Where does "What" appear in the data? Return each line that holds it.

───── LISTED ENTRIES

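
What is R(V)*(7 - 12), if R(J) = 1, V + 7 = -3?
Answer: -5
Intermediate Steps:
V = -10 (V = -7 - 3 = -10)
R(V)*(7 - 12) = 1*(7 - 12) = 1*(-5) = -5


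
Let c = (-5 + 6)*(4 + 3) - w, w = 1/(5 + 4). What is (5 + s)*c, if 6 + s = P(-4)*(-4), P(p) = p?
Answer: 310/3 ≈ 103.33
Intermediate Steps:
s = 10 (s = -6 - 4*(-4) = -6 + 16 = 10)
w = 1/9 ≈ 0.11111
c = 62/9 (c = (-5 + 6)*(4 + 3) - 1*1/9 = 1*7 - 1/9 = 7 - 1/9 = 62/9 ≈ 6.8889)
(5 + s)*c = (5 + 10)*(62/9) = 15*(62/9) = 310/3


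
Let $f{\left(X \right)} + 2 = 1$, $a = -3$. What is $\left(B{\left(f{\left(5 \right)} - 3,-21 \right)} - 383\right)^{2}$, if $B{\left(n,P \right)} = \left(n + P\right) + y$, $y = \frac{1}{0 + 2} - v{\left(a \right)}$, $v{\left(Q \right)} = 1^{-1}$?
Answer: $\frac{667489}{4} \approx 1.6687 \cdot 10^{5}$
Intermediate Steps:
$f{\left(X \right)} = -1$ ($f{\left(X \right)} = -2 + 1 = -1$)
$v{\left(Q \right)} = 1$
$y = - \frac{1}{2}$ ($y = \frac{1}{0 + 2} - 1 = \frac{1}{2} - 1 = - \frac{1}{2} \approx -0.5$)
$B{\left(n,P \right)} = - \frac{1}{2} + P + n$ ($B{\left(n,P \right)} = \left(n + P\right) - \frac{1}{2} = \left(P + n\right) - \frac{1}{2} = - \frac{1}{2} + P + n$)
$\left(B{\left(f{\left(5 \right)} - 3,-21 \right)} - 383\right)^{2} = \left(\left(- \frac{1}{2} - 21 - 4\right) - 383\right)^{2} = \left(- \frac{51}{2} - 383\right)^{2} = \left(- \frac{817}{2}\right)^{2} = \frac{667489}{4}$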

──────────

● OUTPUT:
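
What is R(V)*(7 - 12), if R(J) = 1, V + 7 = -3?
Let c = (-5 + 6)*(4 + 3) - w, w = 1/(5 + 4). What is (5 + s)*c, if 6 + s = P(-4)*(-4), P(p) = p?
Let $f{\left(X \right)} + 2 = 1$, $a = -3$. What is $\left(B{\left(f{\left(5 \right)} - 3,-21 \right)} - 383\right)^{2}$, if $B{\left(n,P \right)} = \left(n + P\right) + y$, $y = \frac{1}{0 + 2} - v{\left(a \right)}$, $v{\left(Q \right)} = 1^{-1}$?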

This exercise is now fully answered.